**Task to complete:**
Nothing but an exact repeat of the entries below should appear in your answer.

**Dataset extract:**
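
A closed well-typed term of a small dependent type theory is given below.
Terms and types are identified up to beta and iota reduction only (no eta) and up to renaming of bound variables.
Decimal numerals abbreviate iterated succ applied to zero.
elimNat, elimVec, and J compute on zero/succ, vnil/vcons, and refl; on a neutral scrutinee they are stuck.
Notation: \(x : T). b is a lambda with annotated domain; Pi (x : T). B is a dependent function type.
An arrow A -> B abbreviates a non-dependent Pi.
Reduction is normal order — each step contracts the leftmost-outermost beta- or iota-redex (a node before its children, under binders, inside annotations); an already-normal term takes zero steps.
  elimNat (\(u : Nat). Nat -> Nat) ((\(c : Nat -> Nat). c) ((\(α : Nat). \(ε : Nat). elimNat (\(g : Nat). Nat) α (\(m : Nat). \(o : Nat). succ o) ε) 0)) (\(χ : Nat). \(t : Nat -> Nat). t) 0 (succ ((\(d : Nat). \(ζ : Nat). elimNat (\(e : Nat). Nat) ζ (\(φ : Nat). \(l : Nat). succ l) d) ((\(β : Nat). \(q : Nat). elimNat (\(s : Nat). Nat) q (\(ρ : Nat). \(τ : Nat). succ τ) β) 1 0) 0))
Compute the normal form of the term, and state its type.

normal form:
  2
inferred type:
  Nat
observation: normalization takes exactly 23 steps under the normal-order strategy.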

**Reply:**
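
A closed well-typed term of a small dependent type theory is given below.
Terms and types are identified up to beta and iota reduction only (no eta) and up to renaming of bound variables.
Decimal numerals abbreviate iterated succ applied to zero.
elimNat, elimVec, and J compute on zero/succ, vnil/vcons, and refl; on a neutral scrutinee they are stuck.
Notation: \(x : T). b is a lambda with annotated domain; Pi (x : T). B is a dependent function type.
An arrow A -> B abbreviates a non-dependent Pi.
Reduction is normal order — each step contracts the leftmost-outermost beta- or iota-redex (a node before its children, under binders, inside annotations); an already-normal term takes zero steps.
  elimNat (\(u : Nat). Nat -> Nat) ((\(c : Nat -> Nat). c) ((\(α : Nat). \(ε : Nat). elimNat (\(g : Nat). Nat) α (\(m : Nat). \(o : Nat). succ o) ε) 0)) (\(χ : Nat). \(t : Nat -> Nat). t) 0 (succ ((\(d : Nat). \(ζ : Nat). elimNat (\(e : Nat). Nat) ζ (\(φ : Nat). \(l : Nat). succ l) d) ((\(β : Nat). \(q : Nat). elimNat (\(s : Nat). Nat) q (\(ρ : Nat). \(τ : Nat). succ τ) β) 1 0) 0))
Compute the normal form of the term, and state its type.

normal form:
  2
inferred type:
  Nat
observation: normalization takes exactly 23 steps under the normal-order strategy.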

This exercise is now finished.